Start of Records provided
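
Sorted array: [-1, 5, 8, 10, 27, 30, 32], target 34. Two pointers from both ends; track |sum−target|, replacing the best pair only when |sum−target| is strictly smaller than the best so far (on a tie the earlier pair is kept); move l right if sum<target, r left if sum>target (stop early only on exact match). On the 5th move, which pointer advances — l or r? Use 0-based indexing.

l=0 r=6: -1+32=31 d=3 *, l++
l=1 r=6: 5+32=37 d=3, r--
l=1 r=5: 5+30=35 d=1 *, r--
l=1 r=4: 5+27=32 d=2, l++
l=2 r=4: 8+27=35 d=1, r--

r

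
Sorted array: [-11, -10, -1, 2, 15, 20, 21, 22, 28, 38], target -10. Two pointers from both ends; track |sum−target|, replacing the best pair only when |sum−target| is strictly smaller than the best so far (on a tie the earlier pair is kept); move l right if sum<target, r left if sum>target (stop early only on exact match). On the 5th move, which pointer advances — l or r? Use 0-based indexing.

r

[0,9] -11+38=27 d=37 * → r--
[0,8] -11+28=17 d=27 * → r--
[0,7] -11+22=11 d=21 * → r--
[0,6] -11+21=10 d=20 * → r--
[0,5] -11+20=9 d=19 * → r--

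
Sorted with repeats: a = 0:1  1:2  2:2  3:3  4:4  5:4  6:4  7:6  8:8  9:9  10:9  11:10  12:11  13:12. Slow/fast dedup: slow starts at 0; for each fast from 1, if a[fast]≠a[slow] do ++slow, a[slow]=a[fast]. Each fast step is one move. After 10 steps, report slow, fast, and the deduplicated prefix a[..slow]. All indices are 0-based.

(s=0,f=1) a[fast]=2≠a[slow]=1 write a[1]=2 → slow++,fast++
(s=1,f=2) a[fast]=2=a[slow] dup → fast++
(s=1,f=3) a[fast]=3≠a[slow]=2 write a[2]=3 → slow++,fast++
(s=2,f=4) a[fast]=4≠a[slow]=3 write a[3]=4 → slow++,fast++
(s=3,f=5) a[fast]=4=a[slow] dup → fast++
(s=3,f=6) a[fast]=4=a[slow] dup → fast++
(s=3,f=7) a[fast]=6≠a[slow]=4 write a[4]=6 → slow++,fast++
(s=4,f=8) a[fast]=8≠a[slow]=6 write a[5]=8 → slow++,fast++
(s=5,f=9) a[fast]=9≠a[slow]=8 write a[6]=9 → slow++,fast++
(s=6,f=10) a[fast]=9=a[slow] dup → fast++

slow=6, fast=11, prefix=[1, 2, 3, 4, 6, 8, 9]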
End of Records provided
Start of Records provided
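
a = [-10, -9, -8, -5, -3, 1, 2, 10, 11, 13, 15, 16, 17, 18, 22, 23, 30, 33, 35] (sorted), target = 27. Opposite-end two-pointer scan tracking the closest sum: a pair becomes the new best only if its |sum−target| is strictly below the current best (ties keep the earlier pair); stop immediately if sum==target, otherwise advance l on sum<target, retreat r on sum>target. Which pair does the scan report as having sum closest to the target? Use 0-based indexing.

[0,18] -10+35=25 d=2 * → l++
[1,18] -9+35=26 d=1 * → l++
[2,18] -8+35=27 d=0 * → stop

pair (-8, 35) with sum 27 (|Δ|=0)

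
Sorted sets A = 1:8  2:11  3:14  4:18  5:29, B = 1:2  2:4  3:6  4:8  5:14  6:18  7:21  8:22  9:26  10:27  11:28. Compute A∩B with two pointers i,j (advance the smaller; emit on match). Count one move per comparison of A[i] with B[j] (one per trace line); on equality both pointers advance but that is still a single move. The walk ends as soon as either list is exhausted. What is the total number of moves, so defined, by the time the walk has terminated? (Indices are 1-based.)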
End of Records provided
Start of Records provided
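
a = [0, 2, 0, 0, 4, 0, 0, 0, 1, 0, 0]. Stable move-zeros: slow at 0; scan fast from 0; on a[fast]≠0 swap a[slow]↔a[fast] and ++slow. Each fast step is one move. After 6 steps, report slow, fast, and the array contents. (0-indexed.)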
End of Records provided
* Aim of the exercise: Reproducing the whole listing above is not the task. Copy exactly only the lines from the one with "target? Use 0-based indexing." to the one with "Sorted sets A", both kept.

* Answer box:
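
a = [-10, -9, -8, -5, -3, 1, 2, 10, 11, 13, 15, 16, 17, 18, 22, 23, 30, 33, 35] (sorted), target = 27. Opposite-end two-pointer scan tracking the closest sum: a pair becomes the new best only if its |sum−target| is strictly below the current best (ties keep the earlier pair); stop immediately if sum==target, otherwise advance l on sum<target, retreat r on sum>target. Which pair does the scan report as having sum closest to the target? Use 0-based indexing.

[0,18] -10+35=25 d=2 * → l++
[1,18] -9+35=26 d=1 * → l++
[2,18] -8+35=27 d=0 * → stop

pair (-8, 35) with sum 27 (|Δ|=0)

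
Sorted sets A = 1:8  2:11  3:14  4:18  5:29, B = 1:2  2:4  3:6  4:8  5:14  6:18  7:21  8:22  9:26  10:27  11:28. Compute A∩B with two pointers i,j (advance the smaller; emit on match). Count one move per comparison of A[i] with B[j] (one per trace line); on equality both pointers advance but that is still a single move. The walk ends as soon as either list is exhausted. What is the total number of moves, so defined, by the time the walk has terminated? (Indices are 1-based.)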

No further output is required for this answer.